[Collected data]
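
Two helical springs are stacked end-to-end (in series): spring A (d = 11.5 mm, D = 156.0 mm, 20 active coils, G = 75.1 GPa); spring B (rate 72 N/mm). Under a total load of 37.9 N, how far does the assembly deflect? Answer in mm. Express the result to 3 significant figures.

18.1 mm

k_A = Gd⁴/(8D³N_a) = (75.1×10³)(11.5⁴)/(8·156.0³·20) = 2.1624 N/mm
Series: 1/k_eq = 1/2.1624 + 1/72 = 0.47634; k_eq = 2.0994 N/mm
δ = F/k_eq = 37.9/2.0994 = 18.053 mm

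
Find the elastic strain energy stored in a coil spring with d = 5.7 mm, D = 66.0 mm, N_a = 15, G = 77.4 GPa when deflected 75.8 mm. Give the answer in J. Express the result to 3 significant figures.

k = Gd⁴/(8D³N_a) = (77.4×10³)(5.7⁴)/(8·66.0³·15) = 2.3682 N/mm
U = ½kδ² = 0.5 × 2.3682 × 75.8² = 6803.6 N·mm = 6.8036 J

6.80 J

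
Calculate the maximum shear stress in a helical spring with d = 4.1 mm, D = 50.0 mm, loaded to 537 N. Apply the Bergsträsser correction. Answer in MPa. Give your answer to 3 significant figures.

Spring index C = D/d = 50.0/4.1 = 12.1951
K_B = (4C+2)/(4C−3) = 50.780/45.780 = 1.1092
τ₀ = 8FD/(πd³) = 8·537·50.0/(π·4.1³) = 214800/216.52 = 992.05 MPa
τ_max = K·τ₀ = 1.1092 × 992.05 = 1100.4 MPa

1100 MPa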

• **Work required**
Retype every entry above, word for word.

• **Reply to the exercise**
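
Two helical springs are stacked end-to-end (in series): spring A (d = 11.5 mm, D = 156.0 mm, 20 active coils, G = 75.1 GPa); spring B (rate 72 N/mm). Under a total load of 37.9 N, how far does the assembly deflect? Answer in mm. Express the result to 3 significant figures.

18.1 mm

k_A = Gd⁴/(8D³N_a) = (75.1×10³)(11.5⁴)/(8·156.0³·20) = 2.1624 N/mm
Series: 1/k_eq = 1/2.1624 + 1/72 = 0.47634; k_eq = 2.0994 N/mm
δ = F/k_eq = 37.9/2.0994 = 18.053 mm

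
Find the elastic strain energy stored in a coil spring with d = 5.7 mm, D = 66.0 mm, N_a = 15, G = 77.4 GPa when deflected 75.8 mm. Give the answer in J. Express the result to 3 significant figures.

k = Gd⁴/(8D³N_a) = (77.4×10³)(5.7⁴)/(8·66.0³·15) = 2.3682 N/mm
U = ½kδ² = 0.5 × 2.3682 × 75.8² = 6803.6 N·mm = 6.8036 J

6.80 J

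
Calculate the maximum shear stress in a helical spring with d = 4.1 mm, D = 50.0 mm, loaded to 537 N. Apply the Bergsträsser correction. Answer in MPa. Give your answer to 3 significant figures.

Spring index C = D/d = 50.0/4.1 = 12.1951
K_B = (4C+2)/(4C−3) = 50.780/45.780 = 1.1092
τ₀ = 8FD/(πd³) = 8·537·50.0/(π·4.1³) = 214800/216.52 = 992.05 MPa
τ_max = K·τ₀ = 1.1092 × 992.05 = 1100.4 MPa

1100 MPa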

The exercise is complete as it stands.